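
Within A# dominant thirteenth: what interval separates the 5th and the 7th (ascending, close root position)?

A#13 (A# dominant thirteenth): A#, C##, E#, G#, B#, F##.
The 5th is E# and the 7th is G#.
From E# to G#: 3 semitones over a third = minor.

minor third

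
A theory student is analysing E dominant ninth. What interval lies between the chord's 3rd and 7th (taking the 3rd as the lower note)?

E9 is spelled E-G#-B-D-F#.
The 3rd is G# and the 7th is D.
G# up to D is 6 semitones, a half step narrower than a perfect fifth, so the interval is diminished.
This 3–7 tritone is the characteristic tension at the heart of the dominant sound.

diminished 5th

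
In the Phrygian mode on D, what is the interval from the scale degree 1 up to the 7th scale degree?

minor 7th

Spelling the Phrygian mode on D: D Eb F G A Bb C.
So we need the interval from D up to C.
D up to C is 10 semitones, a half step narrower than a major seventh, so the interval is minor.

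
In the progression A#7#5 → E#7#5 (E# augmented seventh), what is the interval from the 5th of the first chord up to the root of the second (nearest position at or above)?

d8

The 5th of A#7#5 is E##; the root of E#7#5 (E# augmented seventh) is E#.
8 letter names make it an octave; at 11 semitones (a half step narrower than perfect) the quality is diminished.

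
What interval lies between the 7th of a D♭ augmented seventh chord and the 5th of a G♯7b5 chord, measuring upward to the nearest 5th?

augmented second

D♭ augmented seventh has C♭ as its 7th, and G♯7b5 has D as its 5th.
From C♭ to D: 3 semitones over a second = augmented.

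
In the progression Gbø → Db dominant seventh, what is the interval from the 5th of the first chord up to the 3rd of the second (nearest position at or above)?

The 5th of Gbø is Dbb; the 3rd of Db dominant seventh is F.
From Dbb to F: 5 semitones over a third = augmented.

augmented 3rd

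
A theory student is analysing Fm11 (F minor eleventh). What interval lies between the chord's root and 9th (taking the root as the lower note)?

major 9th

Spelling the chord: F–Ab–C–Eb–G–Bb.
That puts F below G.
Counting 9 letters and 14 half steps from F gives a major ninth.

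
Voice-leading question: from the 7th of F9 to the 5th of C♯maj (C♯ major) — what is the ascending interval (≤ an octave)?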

::::::::::

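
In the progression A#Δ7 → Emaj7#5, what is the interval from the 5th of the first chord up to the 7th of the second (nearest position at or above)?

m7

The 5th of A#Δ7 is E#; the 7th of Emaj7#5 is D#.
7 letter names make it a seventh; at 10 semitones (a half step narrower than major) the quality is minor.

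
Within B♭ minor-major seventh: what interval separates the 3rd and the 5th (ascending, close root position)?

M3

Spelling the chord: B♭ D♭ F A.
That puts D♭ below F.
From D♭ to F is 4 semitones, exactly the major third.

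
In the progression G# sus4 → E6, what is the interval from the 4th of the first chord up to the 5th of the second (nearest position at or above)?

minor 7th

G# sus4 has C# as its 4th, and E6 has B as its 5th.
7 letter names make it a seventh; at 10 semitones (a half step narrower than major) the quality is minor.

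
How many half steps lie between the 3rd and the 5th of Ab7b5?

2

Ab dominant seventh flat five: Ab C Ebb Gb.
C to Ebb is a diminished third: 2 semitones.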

::::::::::

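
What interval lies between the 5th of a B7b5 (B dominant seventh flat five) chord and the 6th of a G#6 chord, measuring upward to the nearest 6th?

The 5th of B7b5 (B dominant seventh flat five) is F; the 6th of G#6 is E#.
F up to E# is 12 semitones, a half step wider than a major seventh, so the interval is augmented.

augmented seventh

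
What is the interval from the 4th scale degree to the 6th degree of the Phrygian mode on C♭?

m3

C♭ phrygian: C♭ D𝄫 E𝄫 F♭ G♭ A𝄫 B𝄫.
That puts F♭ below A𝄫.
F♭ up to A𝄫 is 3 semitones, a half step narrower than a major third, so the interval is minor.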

::::::::::

** WORK ORDER **
Every line from the line containing "A theory student is analysing Fm11" through the line containing "Voice-leading question: from" in the records above must be retyped exactly. Leave out the rest.

** EXPECTED ANSWER **
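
A theory student is analysing Fm11 (F minor eleventh). What interval lies between the chord's root and 9th (taking the root as the lower note)?

major 9th

Spelling the chord: F–Ab–C–Eb–G–Bb.
That puts F below G.
Counting 9 letters and 14 half steps from F gives a major ninth.

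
Voice-leading question: from the 7th of F9 to the 5th of C♯maj (C♯ major) — what is the ascending interval (≤ an octave)?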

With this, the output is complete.